** INPUT FOR THIS TASK follows **

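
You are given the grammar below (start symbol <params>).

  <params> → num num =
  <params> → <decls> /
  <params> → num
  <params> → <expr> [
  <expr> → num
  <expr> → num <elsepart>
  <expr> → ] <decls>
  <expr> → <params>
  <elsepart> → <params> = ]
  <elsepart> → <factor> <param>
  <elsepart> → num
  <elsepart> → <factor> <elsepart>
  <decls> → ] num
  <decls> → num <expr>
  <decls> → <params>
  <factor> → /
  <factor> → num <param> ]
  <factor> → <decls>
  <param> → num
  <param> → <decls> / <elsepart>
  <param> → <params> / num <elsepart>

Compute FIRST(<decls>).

<decls> → ] num contributes {]}.
<decls> → num <expr> contributes {num}.
From <decls> → <params>: add FIRST(<params>) = { ], num }.
Union: FIRST(<decls>) = { ], num }.

{ ], num }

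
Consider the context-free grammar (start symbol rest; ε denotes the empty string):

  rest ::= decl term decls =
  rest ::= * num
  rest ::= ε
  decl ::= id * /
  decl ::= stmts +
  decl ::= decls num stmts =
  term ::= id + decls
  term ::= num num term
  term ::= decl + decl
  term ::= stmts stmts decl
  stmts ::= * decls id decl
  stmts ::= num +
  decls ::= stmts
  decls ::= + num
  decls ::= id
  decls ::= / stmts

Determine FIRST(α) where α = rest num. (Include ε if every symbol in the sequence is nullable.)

Add FIRST(rest)\{ε} = { *, +, /, id, num }; rest is nullable, continue.
num is a terminal; add {num} and stop.

{ *, +, /, id, num }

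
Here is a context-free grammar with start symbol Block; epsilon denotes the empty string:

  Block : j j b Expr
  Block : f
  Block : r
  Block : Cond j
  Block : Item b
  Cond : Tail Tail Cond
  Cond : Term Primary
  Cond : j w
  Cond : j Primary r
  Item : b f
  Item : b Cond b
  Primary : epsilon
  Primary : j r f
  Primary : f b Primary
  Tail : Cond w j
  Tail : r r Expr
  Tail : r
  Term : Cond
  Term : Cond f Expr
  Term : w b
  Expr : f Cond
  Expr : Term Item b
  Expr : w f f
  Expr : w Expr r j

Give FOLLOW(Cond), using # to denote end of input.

In Block : Cond j: add FIRST(j) = { j }.
In Cond : Tail Tail Cond: Cond is at the end, add FOLLOW(Cond) = { #, b, f, j, r, w }.
In Item : b Cond b: add FIRST(b) = { b }.
In Tail : Cond w j: add FIRST(w j) = { w }.
In Term : Cond: Cond is at the end, add FOLLOW(Term) = { #, b, f, j, r, w }.
In Term : Cond f Expr: add FIRST(f Expr) = { f }.
In Expr : f Cond: Cond is at the end, add FOLLOW(Expr) = { #, b, f, j, r, w }.
Union: FOLLOW(Cond) = { #, b, f, j, r, w }.

{ #, b, f, j, r, w }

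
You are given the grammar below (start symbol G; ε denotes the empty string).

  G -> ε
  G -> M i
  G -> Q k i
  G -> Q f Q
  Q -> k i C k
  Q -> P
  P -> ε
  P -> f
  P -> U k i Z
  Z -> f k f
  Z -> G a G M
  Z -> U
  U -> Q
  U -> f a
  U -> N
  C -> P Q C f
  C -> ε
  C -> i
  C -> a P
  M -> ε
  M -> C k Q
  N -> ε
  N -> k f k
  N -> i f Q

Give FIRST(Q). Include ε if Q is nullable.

{ f, i, k, ε }

Q -> k i C k contributes {k}.
From Q -> P: add FIRST(P) = { f, i, k, ε } (including ε since P is nullable).
Union: FIRST(Q) = { f, i, k, ε }.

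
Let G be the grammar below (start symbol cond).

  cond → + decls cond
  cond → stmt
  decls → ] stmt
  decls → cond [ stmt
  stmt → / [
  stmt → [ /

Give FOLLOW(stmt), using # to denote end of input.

In cond → stmt: stmt is at the end, add FOLLOW(cond) = { #, [ }.
In decls → ] stmt: stmt is at the end, add FOLLOW(decls) = { +, /, [ }.
In decls → cond [ stmt: stmt is at the end, add FOLLOW(decls) = { +, /, [ }.
Union: FOLLOW(stmt) = { #, +, /, [ }.

{ #, +, /, [ }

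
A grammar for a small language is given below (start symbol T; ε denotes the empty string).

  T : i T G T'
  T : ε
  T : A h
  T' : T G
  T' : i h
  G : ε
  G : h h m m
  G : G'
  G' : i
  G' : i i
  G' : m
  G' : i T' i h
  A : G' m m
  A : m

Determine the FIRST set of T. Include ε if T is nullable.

{ i, m, ε }

T : i T G T' contributes {i}.
T : ε contributes ε.
From T : A h: add FIRST(A) = { i, m }.
Union: FIRST(T) = { i, m, ε }.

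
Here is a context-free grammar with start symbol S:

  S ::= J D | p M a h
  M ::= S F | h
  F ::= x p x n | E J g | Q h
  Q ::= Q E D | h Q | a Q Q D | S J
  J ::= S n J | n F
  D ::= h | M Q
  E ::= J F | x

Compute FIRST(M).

From M ::= S F: add FIRST(S) = { n, p }.
M ::= h contributes {h}.
Union: FIRST(M) = { h, n, p }.

{ h, n, p }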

** End of INPUT FOR THIS TASK **

» **WHAT THE EXERCISE ASKS**
Please set down all of the data above again, matching it exactly.

» **RESULT OF THE TASK**
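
You are given the grammar below (start symbol <params>).

  <params> → num num =
  <params> → <decls> /
  <params> → num
  <params> → <expr> [
  <expr> → num
  <expr> → num <elsepart>
  <expr> → ] <decls>
  <expr> → <params>
  <elsepart> → <params> = ]
  <elsepart> → <factor> <param>
  <elsepart> → num
  <elsepart> → <factor> <elsepart>
  <decls> → ] num
  <decls> → num <expr>
  <decls> → <params>
  <factor> → /
  <factor> → num <param> ]
  <factor> → <decls>
  <param> → num
  <param> → <decls> / <elsepart>
  <param> → <params> / num <elsepart>

Compute FIRST(<decls>).

<decls> → ] num contributes {]}.
<decls> → num <expr> contributes {num}.
From <decls> → <params>: add FIRST(<params>) = { ], num }.
Union: FIRST(<decls>) = { ], num }.

{ ], num }

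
Consider the context-free grammar (start symbol rest; ε denotes the empty string):

  rest ::= decl term decls =
  rest ::= * num
  rest ::= ε
  decl ::= id * /
  decl ::= stmts +
  decl ::= decls num stmts =
  term ::= id + decls
  term ::= num num term
  term ::= decl + decl
  term ::= stmts stmts decl
  stmts ::= * decls id decl
  stmts ::= num +
  decls ::= stmts
  decls ::= + num
  decls ::= id
  decls ::= / stmts

Determine FIRST(α) where α = rest num. (Include ε if every symbol in the sequence is nullable.)

Add FIRST(rest)\{ε} = { *, +, /, id, num }; rest is nullable, continue.
num is a terminal; add {num} and stop.

{ *, +, /, id, num }

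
Here is a context-free grammar with start symbol Block; epsilon denotes the empty string:

  Block : j j b Expr
  Block : f
  Block : r
  Block : Cond j
  Block : Item b
  Cond : Tail Tail Cond
  Cond : Term Primary
  Cond : j w
  Cond : j Primary r
  Item : b f
  Item : b Cond b
  Primary : epsilon
  Primary : j r f
  Primary : f b Primary
  Tail : Cond w j
  Tail : r r Expr
  Tail : r
  Term : Cond
  Term : Cond f Expr
  Term : w b
  Expr : f Cond
  Expr : Term Item b
  Expr : w f f
  Expr : w Expr r j

Give FOLLOW(Cond), using # to denote end of input.

In Block : Cond j: add FIRST(j) = { j }.
In Cond : Tail Tail Cond: Cond is at the end, add FOLLOW(Cond) = { #, b, f, j, r, w }.
In Item : b Cond b: add FIRST(b) = { b }.
In Tail : Cond w j: add FIRST(w j) = { w }.
In Term : Cond: Cond is at the end, add FOLLOW(Term) = { #, b, f, j, r, w }.
In Term : Cond f Expr: add FIRST(f Expr) = { f }.
In Expr : f Cond: Cond is at the end, add FOLLOW(Expr) = { #, b, f, j, r, w }.
Union: FOLLOW(Cond) = { #, b, f, j, r, w }.

{ #, b, f, j, r, w }

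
You are given the grammar below (start symbol G; ε denotes the empty string).

  G -> ε
  G -> M i
  G -> Q k i
  G -> Q f Q
  Q -> k i C k
  Q -> P
  P -> ε
  P -> f
  P -> U k i Z
  Z -> f k f
  Z -> G a G M
  Z -> U
  U -> Q
  U -> f a
  U -> N
  C -> P Q C f
  C -> ε
  C -> i
  C -> a P
  M -> ε
  M -> C k Q
  N -> ε
  N -> k f k
  N -> i f Q

Give FIRST(Q). Include ε if Q is nullable.

{ f, i, k, ε }

Q -> k i C k contributes {k}.
From Q -> P: add FIRST(P) = { f, i, k, ε } (including ε since P is nullable).
Union: FIRST(Q) = { f, i, k, ε }.

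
Let G be the grammar below (start symbol cond).

  cond → + decls cond
  cond → stmt
  decls → ] stmt
  decls → cond [ stmt
  stmt → / [
  stmt → [ /

Give FOLLOW(stmt), using # to denote end of input.

In cond → stmt: stmt is at the end, add FOLLOW(cond) = { #, [ }.
In decls → ] stmt: stmt is at the end, add FOLLOW(decls) = { +, /, [ }.
In decls → cond [ stmt: stmt is at the end, add FOLLOW(decls) = { +, /, [ }.
Union: FOLLOW(stmt) = { #, +, /, [ }.

{ #, +, /, [ }

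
A grammar for a small language is given below (start symbol T; ε denotes the empty string).

  T : i T G T'
  T : ε
  T : A h
  T' : T G
  T' : i h
  G : ε
  G : h h m m
  G : G'
  G' : i
  G' : i i
  G' : m
  G' : i T' i h
  A : G' m m
  A : m

Determine the FIRST set of T. Include ε if T is nullable.

{ i, m, ε }

T : i T G T' contributes {i}.
T : ε contributes ε.
From T : A h: add FIRST(A) = { i, m }.
Union: FIRST(T) = { i, m, ε }.

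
Here is a context-free grammar with start symbol S:

  S ::= J D | p M a h
  M ::= S F | h
  F ::= x p x n | E J g | Q h
  Q ::= Q E D | h Q | a Q Q D | S J
  J ::= S n J | n F
  D ::= h | M Q
  E ::= J F | x

Compute FIRST(M).

From M ::= S F: add FIRST(S) = { n, p }.
M ::= h contributes {h}.
Union: FIRST(M) = { h, n, p }.

{ h, n, p }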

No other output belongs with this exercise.